PROVIDED INFORMATION →
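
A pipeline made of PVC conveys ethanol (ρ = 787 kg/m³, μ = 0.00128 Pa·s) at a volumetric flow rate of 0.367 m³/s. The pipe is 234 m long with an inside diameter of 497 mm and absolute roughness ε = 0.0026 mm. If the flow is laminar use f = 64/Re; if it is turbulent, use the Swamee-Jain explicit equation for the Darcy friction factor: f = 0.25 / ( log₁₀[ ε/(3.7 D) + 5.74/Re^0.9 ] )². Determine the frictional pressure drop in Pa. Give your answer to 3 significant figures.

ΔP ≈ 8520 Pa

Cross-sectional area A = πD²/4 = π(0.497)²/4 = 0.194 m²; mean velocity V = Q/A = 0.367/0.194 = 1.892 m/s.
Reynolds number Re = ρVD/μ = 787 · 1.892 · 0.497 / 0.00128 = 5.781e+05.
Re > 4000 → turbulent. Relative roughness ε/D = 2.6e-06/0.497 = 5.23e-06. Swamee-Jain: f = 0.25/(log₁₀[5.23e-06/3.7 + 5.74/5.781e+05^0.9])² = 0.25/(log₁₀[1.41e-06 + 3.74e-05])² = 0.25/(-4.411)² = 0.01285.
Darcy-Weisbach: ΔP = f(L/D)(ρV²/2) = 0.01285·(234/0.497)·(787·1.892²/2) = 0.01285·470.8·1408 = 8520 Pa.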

INSTRUCTIONS TO FOLLOW → Start at the top line of the records and retype them all exactly.

RESULT OF THE TASK →
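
A pipeline made of PVC conveys ethanol (ρ = 787 kg/m³, μ = 0.00128 Pa·s) at a volumetric flow rate of 0.367 m³/s. The pipe is 234 m long with an inside diameter of 497 mm and absolute roughness ε = 0.0026 mm. If the flow is laminar use f = 64/Re; if it is turbulent, use the Swamee-Jain explicit equation for the Darcy friction factor: f = 0.25 / ( log₁₀[ ε/(3.7 D) + 5.74/Re^0.9 ] )². Determine the frictional pressure drop in Pa. Give your answer to 3 significant figures.

ΔP ≈ 8520 Pa

Cross-sectional area A = πD²/4 = π(0.497)²/4 = 0.194 m²; mean velocity V = Q/A = 0.367/0.194 = 1.892 m/s.
Reynolds number Re = ρVD/μ = 787 · 1.892 · 0.497 / 0.00128 = 5.781e+05.
Re > 4000 → turbulent. Relative roughness ε/D = 2.6e-06/0.497 = 5.23e-06. Swamee-Jain: f = 0.25/(log₁₀[5.23e-06/3.7 + 5.74/5.781e+05^0.9])² = 0.25/(log₁₀[1.41e-06 + 3.74e-05])² = 0.25/(-4.411)² = 0.01285.
Darcy-Weisbach: ΔP = f(L/D)(ρV²/2) = 0.01285·(234/0.497)·(787·1.892²/2) = 0.01285·470.8·1408 = 8520 Pa.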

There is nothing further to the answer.